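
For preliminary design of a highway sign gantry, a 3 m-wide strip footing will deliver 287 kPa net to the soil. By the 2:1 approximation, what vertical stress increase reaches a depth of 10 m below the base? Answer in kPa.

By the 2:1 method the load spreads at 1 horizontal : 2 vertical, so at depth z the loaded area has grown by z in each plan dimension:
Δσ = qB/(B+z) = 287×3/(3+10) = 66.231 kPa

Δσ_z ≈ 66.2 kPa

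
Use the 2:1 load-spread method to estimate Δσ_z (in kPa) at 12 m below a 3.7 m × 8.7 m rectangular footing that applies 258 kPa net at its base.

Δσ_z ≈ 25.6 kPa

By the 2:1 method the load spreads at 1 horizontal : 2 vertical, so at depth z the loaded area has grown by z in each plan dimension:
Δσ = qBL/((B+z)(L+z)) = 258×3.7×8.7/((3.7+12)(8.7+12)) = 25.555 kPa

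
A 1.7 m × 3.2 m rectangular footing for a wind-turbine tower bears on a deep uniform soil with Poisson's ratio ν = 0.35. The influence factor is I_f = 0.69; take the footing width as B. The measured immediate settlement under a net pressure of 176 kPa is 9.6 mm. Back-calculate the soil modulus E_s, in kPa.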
○ ○ ○ ○
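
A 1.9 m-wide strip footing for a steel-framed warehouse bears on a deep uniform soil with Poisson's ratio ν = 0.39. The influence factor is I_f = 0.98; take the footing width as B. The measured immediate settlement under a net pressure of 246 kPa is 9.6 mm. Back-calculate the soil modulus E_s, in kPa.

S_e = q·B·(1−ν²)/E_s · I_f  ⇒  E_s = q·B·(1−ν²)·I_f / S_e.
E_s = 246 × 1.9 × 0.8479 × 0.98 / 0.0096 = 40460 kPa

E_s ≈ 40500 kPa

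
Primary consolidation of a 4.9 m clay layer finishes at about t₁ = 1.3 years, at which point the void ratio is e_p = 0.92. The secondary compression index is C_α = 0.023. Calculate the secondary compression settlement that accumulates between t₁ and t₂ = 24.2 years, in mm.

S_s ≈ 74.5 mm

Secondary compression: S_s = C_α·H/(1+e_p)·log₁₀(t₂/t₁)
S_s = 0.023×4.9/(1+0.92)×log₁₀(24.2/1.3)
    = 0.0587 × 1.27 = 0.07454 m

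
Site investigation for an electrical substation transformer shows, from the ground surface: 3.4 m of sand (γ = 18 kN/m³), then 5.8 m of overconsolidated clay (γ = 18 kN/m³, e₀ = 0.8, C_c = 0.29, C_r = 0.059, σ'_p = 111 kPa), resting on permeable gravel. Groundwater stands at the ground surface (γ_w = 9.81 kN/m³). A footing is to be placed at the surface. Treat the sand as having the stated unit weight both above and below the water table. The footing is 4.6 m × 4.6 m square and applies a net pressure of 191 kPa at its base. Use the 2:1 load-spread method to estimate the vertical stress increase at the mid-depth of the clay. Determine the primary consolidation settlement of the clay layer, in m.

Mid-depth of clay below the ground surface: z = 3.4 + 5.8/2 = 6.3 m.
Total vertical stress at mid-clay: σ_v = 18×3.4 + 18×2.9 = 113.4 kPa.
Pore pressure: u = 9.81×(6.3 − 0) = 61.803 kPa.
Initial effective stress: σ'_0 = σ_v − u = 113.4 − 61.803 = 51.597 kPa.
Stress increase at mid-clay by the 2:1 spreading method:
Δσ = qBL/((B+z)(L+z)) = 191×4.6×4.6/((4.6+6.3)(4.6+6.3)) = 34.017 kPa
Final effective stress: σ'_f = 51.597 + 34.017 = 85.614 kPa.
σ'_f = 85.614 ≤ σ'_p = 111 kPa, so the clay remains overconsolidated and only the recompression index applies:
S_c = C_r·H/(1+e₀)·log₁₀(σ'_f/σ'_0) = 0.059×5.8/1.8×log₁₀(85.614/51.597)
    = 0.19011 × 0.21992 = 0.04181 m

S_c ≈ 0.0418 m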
○ ○ ○ ○
#### EXERCISE:
Reproduce exactly the lines above from the line with "For preliminary design" to the line with "A 1.7 m × 3.2", including both, and add nothing.

#### SOLUTION FOR THIS EXERCISE:
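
For preliminary design of a highway sign gantry, a 3 m-wide strip footing will deliver 287 kPa net to the soil. By the 2:1 approximation, what vertical stress increase reaches a depth of 10 m below the base? Answer in kPa.

By the 2:1 method the load spreads at 1 horizontal : 2 vertical, so at depth z the loaded area has grown by z in each plan dimension:
Δσ = qB/(B+z) = 287×3/(3+10) = 66.231 kPa

Δσ_z ≈ 66.2 kPa

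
Use the 2:1 load-spread method to estimate Δσ_z (in kPa) at 12 m below a 3.7 m × 8.7 m rectangular footing that applies 258 kPa net at its base.

Δσ_z ≈ 25.6 kPa

By the 2:1 method the load spreads at 1 horizontal : 2 vertical, so at depth z the loaded area has grown by z in each plan dimension:
Δσ = qBL/((B+z)(L+z)) = 258×3.7×8.7/((3.7+12)(8.7+12)) = 25.555 kPa

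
A 1.7 m × 3.2 m rectangular footing for a wind-turbine tower bears on a deep uniform soil with Poisson's ratio ν = 0.35. The influence factor is I_f = 0.69; take the footing width as B. The measured immediate settlement under a net pressure of 176 kPa is 9.6 mm. Back-calculate the soil modulus E_s, in kPa.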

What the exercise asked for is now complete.